Segment Start: DATA EXCERPTS

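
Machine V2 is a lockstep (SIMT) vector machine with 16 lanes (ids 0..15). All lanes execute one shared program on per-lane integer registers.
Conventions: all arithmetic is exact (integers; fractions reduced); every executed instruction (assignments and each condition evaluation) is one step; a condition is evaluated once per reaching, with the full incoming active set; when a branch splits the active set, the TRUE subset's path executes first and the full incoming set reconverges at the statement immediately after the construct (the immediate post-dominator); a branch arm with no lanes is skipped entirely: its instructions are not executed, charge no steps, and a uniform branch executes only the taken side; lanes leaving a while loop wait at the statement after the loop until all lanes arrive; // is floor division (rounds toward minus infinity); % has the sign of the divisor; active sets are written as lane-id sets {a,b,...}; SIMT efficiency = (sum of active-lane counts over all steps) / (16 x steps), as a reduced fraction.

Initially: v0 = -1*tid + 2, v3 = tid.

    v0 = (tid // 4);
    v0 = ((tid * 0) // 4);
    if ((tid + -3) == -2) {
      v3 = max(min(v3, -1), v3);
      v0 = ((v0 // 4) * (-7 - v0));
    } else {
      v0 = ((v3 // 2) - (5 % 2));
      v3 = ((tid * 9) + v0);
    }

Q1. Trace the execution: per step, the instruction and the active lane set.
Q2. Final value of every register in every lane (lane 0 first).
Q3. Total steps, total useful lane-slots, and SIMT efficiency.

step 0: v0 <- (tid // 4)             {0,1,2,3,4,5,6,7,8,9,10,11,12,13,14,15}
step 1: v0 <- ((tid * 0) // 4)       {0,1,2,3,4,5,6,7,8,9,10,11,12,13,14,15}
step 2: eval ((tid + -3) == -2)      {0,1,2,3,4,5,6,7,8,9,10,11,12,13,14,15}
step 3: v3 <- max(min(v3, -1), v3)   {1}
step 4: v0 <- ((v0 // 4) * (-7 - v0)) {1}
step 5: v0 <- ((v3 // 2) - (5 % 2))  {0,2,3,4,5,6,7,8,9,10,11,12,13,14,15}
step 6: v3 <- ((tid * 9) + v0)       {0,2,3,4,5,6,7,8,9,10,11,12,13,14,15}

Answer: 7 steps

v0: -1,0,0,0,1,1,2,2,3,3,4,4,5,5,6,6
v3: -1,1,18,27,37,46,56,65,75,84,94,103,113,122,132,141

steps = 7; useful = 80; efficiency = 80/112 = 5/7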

Segment End: DATA EXCERPTS
Segment Start: DATA EXCERPTS

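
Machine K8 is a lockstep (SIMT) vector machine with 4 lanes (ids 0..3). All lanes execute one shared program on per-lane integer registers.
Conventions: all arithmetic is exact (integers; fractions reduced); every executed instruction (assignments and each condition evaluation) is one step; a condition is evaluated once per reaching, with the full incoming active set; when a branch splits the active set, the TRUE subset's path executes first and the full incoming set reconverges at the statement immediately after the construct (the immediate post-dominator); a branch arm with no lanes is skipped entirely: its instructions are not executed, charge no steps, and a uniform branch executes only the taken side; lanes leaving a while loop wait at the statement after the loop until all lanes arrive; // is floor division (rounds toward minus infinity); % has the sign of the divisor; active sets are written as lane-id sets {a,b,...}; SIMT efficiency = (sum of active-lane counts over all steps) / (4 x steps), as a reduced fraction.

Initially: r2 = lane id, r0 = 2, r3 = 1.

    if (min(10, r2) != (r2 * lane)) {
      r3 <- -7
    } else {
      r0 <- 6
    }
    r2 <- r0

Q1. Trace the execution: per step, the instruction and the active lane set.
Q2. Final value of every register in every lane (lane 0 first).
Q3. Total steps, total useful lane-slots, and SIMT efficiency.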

Segment End: DATA EXCERPTS

§ ASSIGNMENT
The number of lines above containing the word "program" is all that should be returned.

§ RESPONSE BOX
2